▶ The task
Scan the records for the word "What". Return each line where it is found.

▶ Supplied data
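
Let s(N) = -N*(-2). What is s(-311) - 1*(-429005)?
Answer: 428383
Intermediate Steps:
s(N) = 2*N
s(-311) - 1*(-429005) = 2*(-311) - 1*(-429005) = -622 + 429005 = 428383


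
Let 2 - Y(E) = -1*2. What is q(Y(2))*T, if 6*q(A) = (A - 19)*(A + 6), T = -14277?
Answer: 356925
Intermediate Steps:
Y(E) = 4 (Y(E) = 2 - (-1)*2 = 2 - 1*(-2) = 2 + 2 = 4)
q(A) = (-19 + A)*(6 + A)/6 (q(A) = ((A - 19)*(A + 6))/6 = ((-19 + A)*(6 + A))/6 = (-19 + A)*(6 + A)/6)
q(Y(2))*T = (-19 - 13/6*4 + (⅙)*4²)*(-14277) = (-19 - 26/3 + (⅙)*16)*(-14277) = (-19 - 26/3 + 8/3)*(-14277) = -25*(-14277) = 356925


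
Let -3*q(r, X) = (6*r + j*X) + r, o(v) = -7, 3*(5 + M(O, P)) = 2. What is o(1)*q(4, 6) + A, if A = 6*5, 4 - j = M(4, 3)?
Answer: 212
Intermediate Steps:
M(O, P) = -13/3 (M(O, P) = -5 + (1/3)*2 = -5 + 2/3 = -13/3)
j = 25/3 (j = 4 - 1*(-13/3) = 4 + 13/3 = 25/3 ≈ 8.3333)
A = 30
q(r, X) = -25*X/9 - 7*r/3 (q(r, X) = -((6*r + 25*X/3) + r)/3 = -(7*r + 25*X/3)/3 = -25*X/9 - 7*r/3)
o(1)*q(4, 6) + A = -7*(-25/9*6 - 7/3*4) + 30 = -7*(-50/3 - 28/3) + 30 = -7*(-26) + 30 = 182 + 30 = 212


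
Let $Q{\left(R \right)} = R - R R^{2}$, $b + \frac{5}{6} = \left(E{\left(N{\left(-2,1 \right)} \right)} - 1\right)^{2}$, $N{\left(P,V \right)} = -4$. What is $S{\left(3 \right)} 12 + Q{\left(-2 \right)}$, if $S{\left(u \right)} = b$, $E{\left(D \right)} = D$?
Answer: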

▶ Task answer
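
Let s(N) = -N*(-2). What is s(-311) - 1*(-429005)?
Let 2 - Y(E) = -1*2. What is q(Y(2))*T, if 6*q(A) = (A - 19)*(A + 6), T = -14277?
Let -3*q(r, X) = (6*r + j*X) + r, o(v) = -7, 3*(5 + M(O, P)) = 2. What is o(1)*q(4, 6) + A, if A = 6*5, 4 - j = M(4, 3)?
Let $Q{\left(R \right)} = R - R R^{2}$, $b + \frac{5}{6} = \left(E{\left(N{\left(-2,1 \right)} \right)} - 1\right)^{2}$, $N{\left(P,V \right)} = -4$. What is $S{\left(3 \right)} 12 + Q{\left(-2 \right)}$, if $S{\left(u \right)} = b$, $E{\left(D \right)} = D$?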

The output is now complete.